▶ [The problem]:
Below is a listing. Set down exactly the lines from the one containing "5·s + t + 2 = 0" through the one containing "4·a^2·b - 5·a - b^2 - 2·b = 2", both ends included, and leave out the rest.

*** Opening Available data ***

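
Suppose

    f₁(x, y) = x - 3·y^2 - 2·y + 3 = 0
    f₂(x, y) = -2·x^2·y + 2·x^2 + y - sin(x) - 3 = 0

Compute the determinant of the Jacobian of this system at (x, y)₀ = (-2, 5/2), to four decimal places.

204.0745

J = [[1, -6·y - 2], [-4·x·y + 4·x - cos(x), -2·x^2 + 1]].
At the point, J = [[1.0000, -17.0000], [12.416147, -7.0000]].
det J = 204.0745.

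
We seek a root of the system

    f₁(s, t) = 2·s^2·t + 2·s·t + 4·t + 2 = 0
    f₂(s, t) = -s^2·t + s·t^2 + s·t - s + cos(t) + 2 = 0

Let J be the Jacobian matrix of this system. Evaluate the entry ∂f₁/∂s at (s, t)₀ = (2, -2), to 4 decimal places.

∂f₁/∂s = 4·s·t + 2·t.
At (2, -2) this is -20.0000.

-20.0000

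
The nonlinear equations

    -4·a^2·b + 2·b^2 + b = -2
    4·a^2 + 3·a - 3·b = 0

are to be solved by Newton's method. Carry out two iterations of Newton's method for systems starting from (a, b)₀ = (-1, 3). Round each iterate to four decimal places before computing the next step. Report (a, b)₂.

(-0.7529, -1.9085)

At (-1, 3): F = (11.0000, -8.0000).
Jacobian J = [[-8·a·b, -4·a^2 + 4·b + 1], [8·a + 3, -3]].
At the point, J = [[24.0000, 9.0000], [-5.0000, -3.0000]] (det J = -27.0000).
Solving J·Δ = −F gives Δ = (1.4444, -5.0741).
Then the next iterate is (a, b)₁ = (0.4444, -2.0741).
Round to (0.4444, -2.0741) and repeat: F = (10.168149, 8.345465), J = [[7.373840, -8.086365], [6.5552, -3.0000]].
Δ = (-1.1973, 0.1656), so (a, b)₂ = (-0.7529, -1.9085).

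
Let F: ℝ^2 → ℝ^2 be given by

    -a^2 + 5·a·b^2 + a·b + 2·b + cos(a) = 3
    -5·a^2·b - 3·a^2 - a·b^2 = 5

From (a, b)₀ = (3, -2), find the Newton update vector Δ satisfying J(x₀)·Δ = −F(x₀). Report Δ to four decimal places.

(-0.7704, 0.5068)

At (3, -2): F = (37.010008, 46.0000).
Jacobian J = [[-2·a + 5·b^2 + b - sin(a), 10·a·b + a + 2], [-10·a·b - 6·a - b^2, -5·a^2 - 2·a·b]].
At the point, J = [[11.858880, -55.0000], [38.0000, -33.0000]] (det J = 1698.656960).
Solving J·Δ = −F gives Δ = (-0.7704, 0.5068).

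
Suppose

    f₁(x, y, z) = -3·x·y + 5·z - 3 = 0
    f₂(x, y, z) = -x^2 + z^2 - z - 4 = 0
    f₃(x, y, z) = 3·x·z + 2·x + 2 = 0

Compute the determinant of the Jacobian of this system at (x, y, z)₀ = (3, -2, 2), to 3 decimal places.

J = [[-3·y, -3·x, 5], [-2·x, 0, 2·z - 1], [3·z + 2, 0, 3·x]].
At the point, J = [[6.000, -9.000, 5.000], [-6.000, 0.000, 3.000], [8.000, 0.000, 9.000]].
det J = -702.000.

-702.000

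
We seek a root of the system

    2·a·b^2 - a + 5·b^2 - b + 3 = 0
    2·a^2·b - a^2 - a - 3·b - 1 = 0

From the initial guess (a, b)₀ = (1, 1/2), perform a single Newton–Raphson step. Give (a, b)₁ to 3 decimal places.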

*** Closing Available data ***
*** Opening Available data ***

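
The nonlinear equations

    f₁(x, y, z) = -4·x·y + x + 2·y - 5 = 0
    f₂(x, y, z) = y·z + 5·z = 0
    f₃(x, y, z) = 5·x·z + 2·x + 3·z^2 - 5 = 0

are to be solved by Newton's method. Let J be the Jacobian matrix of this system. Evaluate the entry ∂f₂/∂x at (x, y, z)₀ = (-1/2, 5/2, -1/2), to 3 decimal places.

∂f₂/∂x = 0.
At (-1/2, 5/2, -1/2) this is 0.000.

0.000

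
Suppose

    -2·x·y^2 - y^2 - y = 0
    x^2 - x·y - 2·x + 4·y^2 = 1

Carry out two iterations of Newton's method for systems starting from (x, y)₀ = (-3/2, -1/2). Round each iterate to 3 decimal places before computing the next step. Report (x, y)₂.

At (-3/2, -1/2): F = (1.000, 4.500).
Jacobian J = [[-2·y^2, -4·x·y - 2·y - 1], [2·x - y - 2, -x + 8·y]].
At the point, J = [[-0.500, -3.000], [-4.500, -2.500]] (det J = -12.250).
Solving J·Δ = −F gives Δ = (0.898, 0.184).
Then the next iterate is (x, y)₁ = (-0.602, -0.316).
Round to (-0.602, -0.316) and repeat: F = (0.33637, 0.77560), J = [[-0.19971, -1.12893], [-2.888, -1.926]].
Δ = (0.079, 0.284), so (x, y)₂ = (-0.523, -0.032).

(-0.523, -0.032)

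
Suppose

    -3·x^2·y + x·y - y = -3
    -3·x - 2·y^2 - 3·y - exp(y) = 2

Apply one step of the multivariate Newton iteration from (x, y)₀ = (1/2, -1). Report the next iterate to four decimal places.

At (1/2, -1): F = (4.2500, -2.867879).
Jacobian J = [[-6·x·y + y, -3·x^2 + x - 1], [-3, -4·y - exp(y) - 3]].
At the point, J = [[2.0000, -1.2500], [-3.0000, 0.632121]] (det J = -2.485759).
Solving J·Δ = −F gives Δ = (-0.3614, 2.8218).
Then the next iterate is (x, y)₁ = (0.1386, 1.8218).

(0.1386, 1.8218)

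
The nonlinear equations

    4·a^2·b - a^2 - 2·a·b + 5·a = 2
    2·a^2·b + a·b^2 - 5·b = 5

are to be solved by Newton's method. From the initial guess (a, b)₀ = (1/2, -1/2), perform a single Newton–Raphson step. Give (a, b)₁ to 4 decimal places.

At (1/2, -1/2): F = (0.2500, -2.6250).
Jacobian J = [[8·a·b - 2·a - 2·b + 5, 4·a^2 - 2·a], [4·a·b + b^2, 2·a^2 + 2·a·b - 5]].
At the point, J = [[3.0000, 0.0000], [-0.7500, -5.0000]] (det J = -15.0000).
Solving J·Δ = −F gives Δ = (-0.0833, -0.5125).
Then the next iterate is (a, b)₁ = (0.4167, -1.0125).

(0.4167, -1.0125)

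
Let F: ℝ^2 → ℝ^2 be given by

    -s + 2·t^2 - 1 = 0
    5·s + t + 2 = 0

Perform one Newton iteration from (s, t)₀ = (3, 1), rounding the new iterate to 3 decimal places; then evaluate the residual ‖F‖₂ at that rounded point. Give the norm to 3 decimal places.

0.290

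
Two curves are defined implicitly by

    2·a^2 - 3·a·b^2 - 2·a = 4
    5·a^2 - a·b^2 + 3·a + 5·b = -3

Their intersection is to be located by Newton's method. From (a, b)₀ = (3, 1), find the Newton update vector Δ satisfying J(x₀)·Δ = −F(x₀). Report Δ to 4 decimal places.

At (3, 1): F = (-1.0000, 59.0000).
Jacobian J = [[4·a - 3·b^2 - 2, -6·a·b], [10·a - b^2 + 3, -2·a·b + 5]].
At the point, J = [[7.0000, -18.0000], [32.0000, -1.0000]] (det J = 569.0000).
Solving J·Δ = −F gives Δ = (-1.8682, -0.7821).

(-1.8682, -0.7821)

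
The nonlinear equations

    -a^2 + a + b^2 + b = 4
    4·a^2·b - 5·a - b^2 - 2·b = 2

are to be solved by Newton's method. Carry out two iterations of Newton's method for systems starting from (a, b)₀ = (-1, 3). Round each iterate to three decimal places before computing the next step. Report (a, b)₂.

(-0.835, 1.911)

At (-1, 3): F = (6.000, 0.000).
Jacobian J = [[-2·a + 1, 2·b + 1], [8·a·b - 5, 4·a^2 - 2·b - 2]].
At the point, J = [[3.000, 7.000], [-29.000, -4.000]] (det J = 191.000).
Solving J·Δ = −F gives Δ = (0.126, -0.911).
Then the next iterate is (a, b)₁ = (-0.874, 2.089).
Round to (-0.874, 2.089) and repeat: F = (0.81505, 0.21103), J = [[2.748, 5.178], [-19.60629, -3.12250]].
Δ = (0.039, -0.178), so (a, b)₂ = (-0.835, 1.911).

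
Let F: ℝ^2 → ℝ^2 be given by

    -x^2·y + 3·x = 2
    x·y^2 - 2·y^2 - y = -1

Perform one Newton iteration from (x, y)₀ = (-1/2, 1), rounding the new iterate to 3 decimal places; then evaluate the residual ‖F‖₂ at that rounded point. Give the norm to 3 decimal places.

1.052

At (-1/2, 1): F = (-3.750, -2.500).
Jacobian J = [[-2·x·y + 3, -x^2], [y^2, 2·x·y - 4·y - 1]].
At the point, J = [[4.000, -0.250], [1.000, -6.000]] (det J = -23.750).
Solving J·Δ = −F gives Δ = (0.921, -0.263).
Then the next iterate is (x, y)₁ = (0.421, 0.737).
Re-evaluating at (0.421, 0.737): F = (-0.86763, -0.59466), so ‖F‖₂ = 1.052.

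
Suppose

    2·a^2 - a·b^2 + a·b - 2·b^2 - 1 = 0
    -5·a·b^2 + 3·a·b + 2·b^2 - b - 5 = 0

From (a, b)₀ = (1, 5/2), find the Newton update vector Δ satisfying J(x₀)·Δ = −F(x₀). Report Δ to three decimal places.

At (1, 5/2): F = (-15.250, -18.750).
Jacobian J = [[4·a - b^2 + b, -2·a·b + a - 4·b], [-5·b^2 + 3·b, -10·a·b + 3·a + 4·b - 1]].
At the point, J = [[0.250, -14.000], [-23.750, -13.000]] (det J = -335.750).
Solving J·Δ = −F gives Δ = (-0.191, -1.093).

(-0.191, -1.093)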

*** Closing Available data ***
*** Opening Available data ***

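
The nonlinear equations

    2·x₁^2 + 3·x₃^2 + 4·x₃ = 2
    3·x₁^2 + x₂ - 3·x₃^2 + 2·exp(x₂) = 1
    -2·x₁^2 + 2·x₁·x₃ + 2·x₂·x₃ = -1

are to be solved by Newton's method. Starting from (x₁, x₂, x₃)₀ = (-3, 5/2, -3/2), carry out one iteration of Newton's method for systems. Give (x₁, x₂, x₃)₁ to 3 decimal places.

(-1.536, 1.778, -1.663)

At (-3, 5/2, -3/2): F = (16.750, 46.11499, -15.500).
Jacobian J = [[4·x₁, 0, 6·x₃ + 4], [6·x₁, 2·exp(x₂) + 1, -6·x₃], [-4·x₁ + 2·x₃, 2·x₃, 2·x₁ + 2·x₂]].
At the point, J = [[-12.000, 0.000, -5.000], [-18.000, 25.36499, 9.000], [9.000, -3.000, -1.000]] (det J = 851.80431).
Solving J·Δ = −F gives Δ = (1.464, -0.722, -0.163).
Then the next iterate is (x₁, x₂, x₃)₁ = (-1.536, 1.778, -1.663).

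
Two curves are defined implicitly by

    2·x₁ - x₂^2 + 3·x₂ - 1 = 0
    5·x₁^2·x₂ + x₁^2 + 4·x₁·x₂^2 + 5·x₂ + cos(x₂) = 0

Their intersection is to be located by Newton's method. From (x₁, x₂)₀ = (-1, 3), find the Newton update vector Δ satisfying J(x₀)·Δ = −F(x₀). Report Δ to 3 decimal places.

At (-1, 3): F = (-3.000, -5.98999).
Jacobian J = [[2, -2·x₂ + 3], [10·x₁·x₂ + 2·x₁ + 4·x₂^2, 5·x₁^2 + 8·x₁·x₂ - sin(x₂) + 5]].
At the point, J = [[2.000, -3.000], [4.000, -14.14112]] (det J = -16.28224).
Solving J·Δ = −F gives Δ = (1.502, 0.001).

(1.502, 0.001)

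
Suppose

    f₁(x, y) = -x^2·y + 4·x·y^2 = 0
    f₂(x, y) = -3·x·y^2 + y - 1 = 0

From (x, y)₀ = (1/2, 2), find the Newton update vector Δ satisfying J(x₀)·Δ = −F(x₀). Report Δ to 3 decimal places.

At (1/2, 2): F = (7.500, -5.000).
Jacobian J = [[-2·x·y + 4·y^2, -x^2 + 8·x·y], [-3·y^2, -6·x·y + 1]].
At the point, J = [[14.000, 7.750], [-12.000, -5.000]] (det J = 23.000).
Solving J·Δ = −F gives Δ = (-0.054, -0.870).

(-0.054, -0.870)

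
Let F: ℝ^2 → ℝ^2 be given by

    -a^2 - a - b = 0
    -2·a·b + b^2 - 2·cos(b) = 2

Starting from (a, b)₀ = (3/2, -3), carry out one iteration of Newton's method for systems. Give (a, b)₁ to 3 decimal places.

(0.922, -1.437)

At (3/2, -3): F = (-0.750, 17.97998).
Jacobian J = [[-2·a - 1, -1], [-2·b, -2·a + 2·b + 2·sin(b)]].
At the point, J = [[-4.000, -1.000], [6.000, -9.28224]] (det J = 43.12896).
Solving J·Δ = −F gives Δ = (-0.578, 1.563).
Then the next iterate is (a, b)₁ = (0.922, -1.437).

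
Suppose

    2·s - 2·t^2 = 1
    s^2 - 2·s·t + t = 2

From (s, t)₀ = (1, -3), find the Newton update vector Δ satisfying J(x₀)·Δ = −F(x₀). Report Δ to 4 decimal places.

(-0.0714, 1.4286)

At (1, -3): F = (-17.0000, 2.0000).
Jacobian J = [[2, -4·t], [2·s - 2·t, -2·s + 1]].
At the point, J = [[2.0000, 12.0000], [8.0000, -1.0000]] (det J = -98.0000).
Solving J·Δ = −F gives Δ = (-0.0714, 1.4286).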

*** Closing Available data ***

▶ [Response to this task]:
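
    5·s + t + 2 = 0

Perform one Newton iteration from (s, t)₀ = (3, 1), rounding the new iterate to 3 decimal places; then evaluate the residual ‖F‖₂ at that rounded point. Give the norm to 3 decimal places.

0.290

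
Two curves are defined implicitly by

    2·a^2 - 3·a·b^2 - 2·a = 4
    5·a^2 - a·b^2 + 3·a + 5·b = -3

Their intersection is to be located by Newton's method. From (a, b)₀ = (3, 1), find the Newton update vector Δ satisfying J(x₀)·Δ = −F(x₀). Report Δ to 4 decimal places.

At (3, 1): F = (-1.0000, 59.0000).
Jacobian J = [[4·a - 3·b^2 - 2, -6·a·b], [10·a - b^2 + 3, -2·a·b + 5]].
At the point, J = [[7.0000, -18.0000], [32.0000, -1.0000]] (det J = 569.0000).
Solving J·Δ = −F gives Δ = (-1.8682, -0.7821).

(-1.8682, -0.7821)

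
The nonlinear equations

    -a^2 + a + b^2 + b = 4
    4·a^2·b - 5·a - b^2 - 2·b = 2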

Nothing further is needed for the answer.